### HOW TO COMPLETE THIS TASK:
Write out, without any change, the lines in the material below that run from the line with "g^3 + 3*g^2 - 4 = (g - 1)*(g + 2)^2" through the line with "Iteratively Factor: q^3", both included.

### EXERCISE DATA:
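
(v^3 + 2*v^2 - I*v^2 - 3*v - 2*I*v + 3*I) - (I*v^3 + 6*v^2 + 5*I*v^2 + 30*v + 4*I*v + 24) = v^3 - I*v^3 - 4*v^2 - 6*I*v^2 - 33*v - 6*I*v - 24 + 3*I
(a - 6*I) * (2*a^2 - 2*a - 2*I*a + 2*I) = 2*a^3 - 2*a^2 - 14*I*a^2 - 12*a + 14*I*a + 12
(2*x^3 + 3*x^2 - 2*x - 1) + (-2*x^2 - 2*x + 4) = 2*x^3 + x^2 - 4*x + 3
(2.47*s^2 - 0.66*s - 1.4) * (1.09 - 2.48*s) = -6.1256*s^3 + 4.3291*s^2 + 2.7526*s - 1.526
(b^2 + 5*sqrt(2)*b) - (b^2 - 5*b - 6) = 5*b + 5*sqrt(2)*b + 6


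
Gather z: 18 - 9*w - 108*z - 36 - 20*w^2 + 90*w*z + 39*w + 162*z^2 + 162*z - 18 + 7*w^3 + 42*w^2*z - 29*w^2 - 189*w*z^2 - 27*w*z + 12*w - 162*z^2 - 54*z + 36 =7*w^3 - 49*w^2 - 189*w*z^2 + 42*w + z*(42*w^2 + 63*w)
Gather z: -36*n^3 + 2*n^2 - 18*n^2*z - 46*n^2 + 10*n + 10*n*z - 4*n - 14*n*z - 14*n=-36*n^3 - 44*n^2 - 8*n + z*(-18*n^2 - 4*n)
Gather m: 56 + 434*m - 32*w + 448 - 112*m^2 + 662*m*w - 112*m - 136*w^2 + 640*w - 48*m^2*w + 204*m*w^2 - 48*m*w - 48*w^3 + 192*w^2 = m^2*(-48*w - 112) + m*(204*w^2 + 614*w + 322) - 48*w^3 + 56*w^2 + 608*w + 504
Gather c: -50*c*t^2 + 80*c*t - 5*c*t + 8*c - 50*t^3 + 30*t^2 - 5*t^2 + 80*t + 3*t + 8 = c*(-50*t^2 + 75*t + 8) - 50*t^3 + 25*t^2 + 83*t + 8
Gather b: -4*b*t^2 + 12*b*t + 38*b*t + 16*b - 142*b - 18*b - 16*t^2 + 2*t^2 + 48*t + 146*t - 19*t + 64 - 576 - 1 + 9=b*(-4*t^2 + 50*t - 144) - 14*t^2 + 175*t - 504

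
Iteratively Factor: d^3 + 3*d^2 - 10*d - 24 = (d + 2)*(d^2 + d - 12) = (d - 3)*(d + 2)*(d + 4)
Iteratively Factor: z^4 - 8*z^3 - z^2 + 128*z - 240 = (z - 3)*(z^3 - 5*z^2 - 16*z + 80) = (z - 4)*(z - 3)*(z^2 - z - 20) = (z - 4)*(z - 3)*(z + 4)*(z - 5)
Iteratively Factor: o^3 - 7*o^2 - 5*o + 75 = (o + 3)*(o^2 - 10*o + 25) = (o - 5)*(o + 3)*(o - 5)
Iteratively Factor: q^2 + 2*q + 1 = (q + 1)*(q + 1)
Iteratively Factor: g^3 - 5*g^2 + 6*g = (g - 2)*(g^2 - 3*g) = g*(g - 2)*(g - 3)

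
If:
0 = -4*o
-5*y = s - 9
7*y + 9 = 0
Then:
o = 0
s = 108/7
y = -9/7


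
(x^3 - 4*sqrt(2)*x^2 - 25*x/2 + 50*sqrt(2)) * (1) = x^3 - 4*sqrt(2)*x^2 - 25*x/2 + 50*sqrt(2)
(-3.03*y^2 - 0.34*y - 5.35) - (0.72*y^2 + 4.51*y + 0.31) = -3.75*y^2 - 4.85*y - 5.66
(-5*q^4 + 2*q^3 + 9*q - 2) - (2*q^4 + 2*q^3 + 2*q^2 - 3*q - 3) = -7*q^4 - 2*q^2 + 12*q + 1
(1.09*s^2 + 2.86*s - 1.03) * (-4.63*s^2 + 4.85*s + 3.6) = -5.0467*s^4 - 7.9553*s^3 + 22.5639*s^2 + 5.3005*s - 3.708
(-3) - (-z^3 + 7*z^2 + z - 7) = z^3 - 7*z^2 - z + 4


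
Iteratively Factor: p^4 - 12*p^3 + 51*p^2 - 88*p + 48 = (p - 4)*(p^3 - 8*p^2 + 19*p - 12) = (p - 4)^2*(p^2 - 4*p + 3) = (p - 4)^2*(p - 1)*(p - 3)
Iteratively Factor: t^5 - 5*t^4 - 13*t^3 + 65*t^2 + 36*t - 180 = (t - 2)*(t^4 - 3*t^3 - 19*t^2 + 27*t + 90) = (t - 2)*(t + 3)*(t^3 - 6*t^2 - t + 30) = (t - 2)*(t + 2)*(t + 3)*(t^2 - 8*t + 15) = (t - 5)*(t - 2)*(t + 2)*(t + 3)*(t - 3)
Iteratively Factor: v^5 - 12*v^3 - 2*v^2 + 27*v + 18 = (v - 2)*(v^4 + 2*v^3 - 8*v^2 - 18*v - 9) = (v - 2)*(v + 1)*(v^3 + v^2 - 9*v - 9) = (v - 3)*(v - 2)*(v + 1)*(v^2 + 4*v + 3) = (v - 3)*(v - 2)*(v + 1)^2*(v + 3)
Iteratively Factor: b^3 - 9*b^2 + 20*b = (b - 4)*(b^2 - 5*b) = b*(b - 4)*(b - 5)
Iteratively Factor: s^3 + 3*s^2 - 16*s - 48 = (s + 3)*(s^2 - 16) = (s + 3)*(s + 4)*(s - 4)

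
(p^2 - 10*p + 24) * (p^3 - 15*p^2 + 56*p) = p^5 - 25*p^4 + 230*p^3 - 920*p^2 + 1344*p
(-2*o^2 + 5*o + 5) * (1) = -2*o^2 + 5*o + 5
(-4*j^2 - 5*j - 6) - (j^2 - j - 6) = -5*j^2 - 4*j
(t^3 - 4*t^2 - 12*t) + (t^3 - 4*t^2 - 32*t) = 2*t^3 - 8*t^2 - 44*t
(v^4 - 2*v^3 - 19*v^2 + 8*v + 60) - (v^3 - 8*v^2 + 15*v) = v^4 - 3*v^3 - 11*v^2 - 7*v + 60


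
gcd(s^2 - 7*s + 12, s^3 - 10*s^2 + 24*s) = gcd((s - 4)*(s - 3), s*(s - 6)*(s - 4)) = s - 4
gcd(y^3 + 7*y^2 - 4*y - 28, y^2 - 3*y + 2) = y - 2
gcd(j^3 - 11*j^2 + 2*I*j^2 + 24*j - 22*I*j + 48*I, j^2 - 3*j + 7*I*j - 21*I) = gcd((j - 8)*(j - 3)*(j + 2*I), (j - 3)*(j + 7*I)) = j - 3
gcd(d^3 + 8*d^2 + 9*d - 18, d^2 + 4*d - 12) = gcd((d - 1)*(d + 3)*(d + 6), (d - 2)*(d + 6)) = d + 6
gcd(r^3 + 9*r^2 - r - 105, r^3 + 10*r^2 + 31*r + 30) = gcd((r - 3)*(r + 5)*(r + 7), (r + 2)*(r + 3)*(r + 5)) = r + 5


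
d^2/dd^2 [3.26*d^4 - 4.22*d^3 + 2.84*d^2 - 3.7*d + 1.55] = 39.12*d^2 - 25.32*d + 5.68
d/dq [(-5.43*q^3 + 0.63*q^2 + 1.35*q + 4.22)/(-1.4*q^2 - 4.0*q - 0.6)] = (7.602*q^4 + 43.44*q^3 + 9.144*q^2 + 11.06*q + 16.07)/(1.96*q^4 + 11.2*q^3 + 17.68*q^2 + 4.8*q + 0.36)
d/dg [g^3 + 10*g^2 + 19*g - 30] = 3*g^2 + 20*g + 19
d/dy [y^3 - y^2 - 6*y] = 3*y^2 - 2*y - 6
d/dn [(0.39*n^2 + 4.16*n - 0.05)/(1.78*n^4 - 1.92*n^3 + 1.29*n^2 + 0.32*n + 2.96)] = (-1.3884*n^5 - 21.4656*n^4 + 16.3304*n^3 - 5.5296*n^2 + 2.4378*n + 12.3296)/(3.1684*n^8 - 6.8352*n^7 + 8.2788*n^6 - 3.8144*n^5 + 10.9729*n^4 - 10.5408*n^3 + 7.7392*n^2 + 1.8944*n + 8.7616)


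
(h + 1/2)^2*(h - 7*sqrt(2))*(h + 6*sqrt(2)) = h^4 - sqrt(2)*h^3 + h^3 - 335*h^2/4 - sqrt(2)*h^2 - 84*h - sqrt(2)*h/4 - 21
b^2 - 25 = (b - 5)*(b + 5)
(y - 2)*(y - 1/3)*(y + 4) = y^3 + 5*y^2/3 - 26*y/3 + 8/3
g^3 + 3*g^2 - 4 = (g - 1)*(g + 2)^2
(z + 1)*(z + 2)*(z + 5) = z^3 + 8*z^2 + 17*z + 10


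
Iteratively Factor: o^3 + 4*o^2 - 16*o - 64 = (o - 4)*(o^2 + 8*o + 16) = (o - 4)*(o + 4)*(o + 4)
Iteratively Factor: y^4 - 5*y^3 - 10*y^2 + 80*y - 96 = (y + 4)*(y^3 - 9*y^2 + 26*y - 24) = (y - 4)*(y + 4)*(y^2 - 5*y + 6) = (y - 4)*(y - 2)*(y + 4)*(y - 3)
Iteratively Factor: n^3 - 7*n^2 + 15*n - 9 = (n - 3)*(n^2 - 4*n + 3) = (n - 3)^2*(n - 1)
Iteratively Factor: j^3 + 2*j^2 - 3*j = (j - 1)*(j^2 + 3*j) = (j - 1)*(j + 3)*(j)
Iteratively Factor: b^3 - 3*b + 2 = (b + 2)*(b^2 - 2*b + 1) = (b - 1)*(b + 2)*(b - 1)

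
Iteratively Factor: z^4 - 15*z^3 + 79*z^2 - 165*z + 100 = (z - 1)*(z^3 - 14*z^2 + 65*z - 100) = (z - 5)*(z - 1)*(z^2 - 9*z + 20) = (z - 5)^2*(z - 1)*(z - 4)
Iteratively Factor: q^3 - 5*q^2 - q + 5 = (q + 1)*(q^2 - 6*q + 5) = (q - 1)*(q + 1)*(q - 5)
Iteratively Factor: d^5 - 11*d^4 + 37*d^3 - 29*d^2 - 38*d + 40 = (d - 4)*(d^4 - 7*d^3 + 9*d^2 + 7*d - 10) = (d - 4)*(d - 1)*(d^3 - 6*d^2 + 3*d + 10) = (d - 5)*(d - 4)*(d - 1)*(d^2 - d - 2) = (d - 5)*(d - 4)*(d - 1)*(d + 1)*(d - 2)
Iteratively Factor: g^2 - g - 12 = (g - 4)*(g + 3)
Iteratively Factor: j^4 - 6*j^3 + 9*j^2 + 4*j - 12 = (j - 2)*(j^3 - 4*j^2 + j + 6) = (j - 3)*(j - 2)*(j^2 - j - 2) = (j - 3)*(j - 2)^2*(j + 1)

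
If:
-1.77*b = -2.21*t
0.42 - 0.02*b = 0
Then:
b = 21.00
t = 16.82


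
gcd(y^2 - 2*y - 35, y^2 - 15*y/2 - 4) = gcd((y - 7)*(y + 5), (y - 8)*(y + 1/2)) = 1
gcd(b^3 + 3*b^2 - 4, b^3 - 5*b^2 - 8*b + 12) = b^2 + b - 2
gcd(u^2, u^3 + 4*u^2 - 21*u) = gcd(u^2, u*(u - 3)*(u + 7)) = u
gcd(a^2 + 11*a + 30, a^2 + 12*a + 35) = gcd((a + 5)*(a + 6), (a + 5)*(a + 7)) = a + 5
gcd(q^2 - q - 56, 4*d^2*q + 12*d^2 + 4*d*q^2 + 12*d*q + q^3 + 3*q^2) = 1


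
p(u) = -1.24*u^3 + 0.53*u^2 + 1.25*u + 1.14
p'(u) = -3.72*u^2 + 1.06*u + 1.25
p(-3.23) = 44.42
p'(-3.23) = -40.98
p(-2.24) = 14.94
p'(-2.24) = -19.79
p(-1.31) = 3.20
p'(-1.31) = -6.52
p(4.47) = -93.43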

### TASK RESPONSE:
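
g^3 + 3*g^2 - 4 = (g - 1)*(g + 2)^2
(z + 1)*(z + 2)*(z + 5) = z^3 + 8*z^2 + 17*z + 10


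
Iteratively Factor: o^3 + 4*o^2 - 16*o - 64 = (o - 4)*(o^2 + 8*o + 16) = (o - 4)*(o + 4)*(o + 4)
Iteratively Factor: y^4 - 5*y^3 - 10*y^2 + 80*y - 96 = (y + 4)*(y^3 - 9*y^2 + 26*y - 24) = (y - 4)*(y + 4)*(y^2 - 5*y + 6) = (y - 4)*(y - 2)*(y + 4)*(y - 3)
Iteratively Factor: n^3 - 7*n^2 + 15*n - 9 = (n - 3)*(n^2 - 4*n + 3) = (n - 3)^2*(n - 1)
Iteratively Factor: j^3 + 2*j^2 - 3*j = (j - 1)*(j^2 + 3*j) = (j - 1)*(j + 3)*(j)
Iteratively Factor: b^3 - 3*b + 2 = (b + 2)*(b^2 - 2*b + 1) = (b - 1)*(b + 2)*(b - 1)

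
Iteratively Factor: z^4 - 15*z^3 + 79*z^2 - 165*z + 100 = (z - 1)*(z^3 - 14*z^2 + 65*z - 100) = (z - 5)*(z - 1)*(z^2 - 9*z + 20) = (z - 5)^2*(z - 1)*(z - 4)
Iteratively Factor: q^3 - 5*q^2 - q + 5 = (q + 1)*(q^2 - 6*q + 5) = (q - 1)*(q + 1)*(q - 5)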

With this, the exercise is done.